> Extracted data entries:
....
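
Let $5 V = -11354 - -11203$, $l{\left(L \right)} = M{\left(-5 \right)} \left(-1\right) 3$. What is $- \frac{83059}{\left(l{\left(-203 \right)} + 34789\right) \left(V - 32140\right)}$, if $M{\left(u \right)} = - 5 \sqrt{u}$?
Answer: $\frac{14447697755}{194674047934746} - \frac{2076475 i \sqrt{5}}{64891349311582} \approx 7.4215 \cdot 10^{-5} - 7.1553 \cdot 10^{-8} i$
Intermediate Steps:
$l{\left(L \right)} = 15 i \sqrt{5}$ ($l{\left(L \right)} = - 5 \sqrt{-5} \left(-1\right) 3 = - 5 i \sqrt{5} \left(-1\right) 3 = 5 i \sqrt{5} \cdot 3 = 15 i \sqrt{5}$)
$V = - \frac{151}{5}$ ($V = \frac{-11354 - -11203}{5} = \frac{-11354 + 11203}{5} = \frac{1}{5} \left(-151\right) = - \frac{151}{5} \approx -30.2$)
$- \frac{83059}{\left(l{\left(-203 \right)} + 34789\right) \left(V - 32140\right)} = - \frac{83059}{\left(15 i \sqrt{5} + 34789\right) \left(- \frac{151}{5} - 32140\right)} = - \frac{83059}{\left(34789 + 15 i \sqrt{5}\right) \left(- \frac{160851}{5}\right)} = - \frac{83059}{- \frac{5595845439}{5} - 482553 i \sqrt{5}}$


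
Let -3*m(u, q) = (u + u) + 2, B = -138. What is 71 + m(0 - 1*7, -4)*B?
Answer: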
....
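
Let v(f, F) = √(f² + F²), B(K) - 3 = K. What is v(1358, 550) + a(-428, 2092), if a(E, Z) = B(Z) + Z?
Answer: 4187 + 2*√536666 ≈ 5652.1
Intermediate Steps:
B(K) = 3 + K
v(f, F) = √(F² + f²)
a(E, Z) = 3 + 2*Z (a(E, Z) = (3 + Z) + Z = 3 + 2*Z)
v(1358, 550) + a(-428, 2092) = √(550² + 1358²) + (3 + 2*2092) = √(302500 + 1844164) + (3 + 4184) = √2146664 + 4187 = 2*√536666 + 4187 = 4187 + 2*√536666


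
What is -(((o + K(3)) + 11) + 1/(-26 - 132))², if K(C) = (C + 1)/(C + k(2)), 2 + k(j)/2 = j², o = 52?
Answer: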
....
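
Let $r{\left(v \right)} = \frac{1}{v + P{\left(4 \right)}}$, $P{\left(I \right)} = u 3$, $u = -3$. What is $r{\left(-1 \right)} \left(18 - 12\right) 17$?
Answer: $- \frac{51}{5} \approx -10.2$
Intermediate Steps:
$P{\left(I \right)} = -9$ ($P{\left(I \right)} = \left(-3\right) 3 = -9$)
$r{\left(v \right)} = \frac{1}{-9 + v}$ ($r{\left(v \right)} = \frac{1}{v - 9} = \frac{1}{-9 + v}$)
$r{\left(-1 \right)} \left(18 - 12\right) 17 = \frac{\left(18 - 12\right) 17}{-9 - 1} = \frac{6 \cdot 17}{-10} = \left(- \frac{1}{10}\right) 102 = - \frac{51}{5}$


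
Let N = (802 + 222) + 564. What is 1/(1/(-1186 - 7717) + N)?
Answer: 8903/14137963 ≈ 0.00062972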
....
> TASK OBJECTIVE:
Work out how many lines in the records above contain the word "Answer". State only that number.

> RESULT OF THIS TASK:
6